== Aim of the exercise ==
Produce as output only the lines below starting at the line with "Data on 3 items" and continuing through the line with "1 | 718 | 1 |", each one exactly as written.

Collected data entries:
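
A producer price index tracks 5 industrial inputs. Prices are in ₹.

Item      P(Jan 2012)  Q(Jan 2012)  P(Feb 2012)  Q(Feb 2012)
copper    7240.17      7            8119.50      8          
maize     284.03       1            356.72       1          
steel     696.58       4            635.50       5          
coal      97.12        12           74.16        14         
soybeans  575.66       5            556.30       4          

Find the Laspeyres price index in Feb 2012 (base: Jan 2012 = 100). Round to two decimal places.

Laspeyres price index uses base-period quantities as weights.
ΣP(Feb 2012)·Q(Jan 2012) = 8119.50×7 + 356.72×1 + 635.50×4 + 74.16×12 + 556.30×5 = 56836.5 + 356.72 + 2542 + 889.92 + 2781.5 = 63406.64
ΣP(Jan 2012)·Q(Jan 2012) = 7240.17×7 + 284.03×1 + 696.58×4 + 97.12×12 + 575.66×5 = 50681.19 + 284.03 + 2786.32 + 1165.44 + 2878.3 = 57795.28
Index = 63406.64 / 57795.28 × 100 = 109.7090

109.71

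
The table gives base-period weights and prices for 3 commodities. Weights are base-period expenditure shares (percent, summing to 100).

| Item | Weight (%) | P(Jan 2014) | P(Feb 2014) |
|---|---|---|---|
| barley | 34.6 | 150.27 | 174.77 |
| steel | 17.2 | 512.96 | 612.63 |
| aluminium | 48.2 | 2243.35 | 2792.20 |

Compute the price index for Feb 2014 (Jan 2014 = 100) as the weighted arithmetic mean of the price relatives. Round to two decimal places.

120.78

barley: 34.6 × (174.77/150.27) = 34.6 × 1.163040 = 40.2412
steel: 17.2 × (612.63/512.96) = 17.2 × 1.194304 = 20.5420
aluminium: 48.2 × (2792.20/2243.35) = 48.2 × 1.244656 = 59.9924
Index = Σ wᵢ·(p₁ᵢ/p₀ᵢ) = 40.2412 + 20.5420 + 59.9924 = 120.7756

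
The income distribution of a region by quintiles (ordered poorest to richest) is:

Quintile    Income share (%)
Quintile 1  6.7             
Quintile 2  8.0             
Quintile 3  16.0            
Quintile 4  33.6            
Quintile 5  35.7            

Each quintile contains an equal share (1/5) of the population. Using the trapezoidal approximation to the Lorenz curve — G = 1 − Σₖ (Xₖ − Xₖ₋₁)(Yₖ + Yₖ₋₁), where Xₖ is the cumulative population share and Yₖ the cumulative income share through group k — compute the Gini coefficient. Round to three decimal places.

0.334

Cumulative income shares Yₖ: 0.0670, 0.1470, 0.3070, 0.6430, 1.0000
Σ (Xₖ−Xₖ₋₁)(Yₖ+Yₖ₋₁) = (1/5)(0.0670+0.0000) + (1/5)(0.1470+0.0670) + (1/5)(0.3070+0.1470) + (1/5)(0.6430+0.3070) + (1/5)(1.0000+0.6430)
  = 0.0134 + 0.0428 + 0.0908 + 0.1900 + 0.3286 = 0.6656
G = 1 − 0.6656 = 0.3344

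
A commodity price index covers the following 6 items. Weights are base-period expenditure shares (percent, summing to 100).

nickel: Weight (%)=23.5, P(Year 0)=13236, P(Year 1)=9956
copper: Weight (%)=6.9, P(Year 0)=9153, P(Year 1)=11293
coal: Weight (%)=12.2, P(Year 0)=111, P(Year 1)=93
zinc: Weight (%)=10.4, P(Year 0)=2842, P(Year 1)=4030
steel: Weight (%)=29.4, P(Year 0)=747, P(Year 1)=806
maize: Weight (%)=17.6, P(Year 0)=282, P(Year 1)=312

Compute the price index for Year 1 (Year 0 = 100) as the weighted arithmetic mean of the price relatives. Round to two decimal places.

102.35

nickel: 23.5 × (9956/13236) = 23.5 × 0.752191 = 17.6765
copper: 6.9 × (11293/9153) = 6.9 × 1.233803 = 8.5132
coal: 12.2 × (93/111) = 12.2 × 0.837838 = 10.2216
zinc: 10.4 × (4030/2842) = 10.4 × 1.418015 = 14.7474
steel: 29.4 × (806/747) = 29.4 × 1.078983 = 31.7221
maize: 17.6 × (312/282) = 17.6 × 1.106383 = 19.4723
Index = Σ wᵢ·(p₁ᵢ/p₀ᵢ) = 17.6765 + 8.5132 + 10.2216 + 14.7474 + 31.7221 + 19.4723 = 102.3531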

* * *

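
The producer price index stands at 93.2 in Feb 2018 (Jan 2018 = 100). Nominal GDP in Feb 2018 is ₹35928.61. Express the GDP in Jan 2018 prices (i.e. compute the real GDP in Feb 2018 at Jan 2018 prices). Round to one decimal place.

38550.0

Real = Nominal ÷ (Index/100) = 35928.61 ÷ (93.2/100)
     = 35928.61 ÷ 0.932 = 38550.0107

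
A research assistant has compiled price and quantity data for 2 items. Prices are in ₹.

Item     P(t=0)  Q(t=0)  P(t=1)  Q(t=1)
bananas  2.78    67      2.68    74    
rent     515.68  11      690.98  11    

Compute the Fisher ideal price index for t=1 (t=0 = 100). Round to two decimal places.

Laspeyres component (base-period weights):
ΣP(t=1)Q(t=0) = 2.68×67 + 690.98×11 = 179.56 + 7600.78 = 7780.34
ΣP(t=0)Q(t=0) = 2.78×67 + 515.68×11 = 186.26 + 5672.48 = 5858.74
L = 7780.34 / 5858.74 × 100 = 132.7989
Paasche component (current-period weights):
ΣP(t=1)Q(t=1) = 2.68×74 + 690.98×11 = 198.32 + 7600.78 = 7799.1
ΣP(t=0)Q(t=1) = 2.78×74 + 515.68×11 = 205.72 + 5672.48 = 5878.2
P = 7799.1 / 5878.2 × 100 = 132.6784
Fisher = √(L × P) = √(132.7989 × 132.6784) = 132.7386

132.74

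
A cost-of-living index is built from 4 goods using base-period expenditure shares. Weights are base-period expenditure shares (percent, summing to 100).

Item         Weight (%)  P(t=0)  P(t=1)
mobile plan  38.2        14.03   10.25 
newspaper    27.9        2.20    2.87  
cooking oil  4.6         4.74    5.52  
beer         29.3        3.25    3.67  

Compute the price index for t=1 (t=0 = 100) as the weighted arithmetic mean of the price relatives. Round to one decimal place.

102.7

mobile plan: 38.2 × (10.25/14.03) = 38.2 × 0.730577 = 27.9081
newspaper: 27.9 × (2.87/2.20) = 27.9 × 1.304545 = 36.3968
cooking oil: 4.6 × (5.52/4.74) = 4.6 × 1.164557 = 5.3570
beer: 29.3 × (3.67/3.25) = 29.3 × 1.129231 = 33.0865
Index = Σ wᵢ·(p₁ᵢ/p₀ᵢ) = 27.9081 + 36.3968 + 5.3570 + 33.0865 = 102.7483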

---

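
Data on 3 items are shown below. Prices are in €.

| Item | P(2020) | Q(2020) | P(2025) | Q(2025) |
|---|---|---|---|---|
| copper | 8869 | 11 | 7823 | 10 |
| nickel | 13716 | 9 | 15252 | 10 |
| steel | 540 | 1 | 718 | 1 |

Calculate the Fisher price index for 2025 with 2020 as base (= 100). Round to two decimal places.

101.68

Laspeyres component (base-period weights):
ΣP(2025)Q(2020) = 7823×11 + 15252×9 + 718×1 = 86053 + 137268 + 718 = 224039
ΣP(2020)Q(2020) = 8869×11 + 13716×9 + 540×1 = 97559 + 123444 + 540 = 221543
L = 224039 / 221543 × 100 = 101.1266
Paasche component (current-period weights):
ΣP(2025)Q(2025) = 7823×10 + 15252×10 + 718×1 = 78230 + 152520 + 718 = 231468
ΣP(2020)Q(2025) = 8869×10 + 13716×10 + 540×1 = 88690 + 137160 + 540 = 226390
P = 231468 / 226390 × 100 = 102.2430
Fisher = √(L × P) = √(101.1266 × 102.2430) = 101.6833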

== Answer section ==
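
Data on 3 items are shown below. Prices are in €.

| Item | P(2020) | Q(2020) | P(2025) | Q(2025) |
|---|---|---|---|---|
| copper | 8869 | 11 | 7823 | 10 |
| nickel | 13716 | 9 | 15252 | 10 |
| steel | 540 | 1 | 718 | 1 |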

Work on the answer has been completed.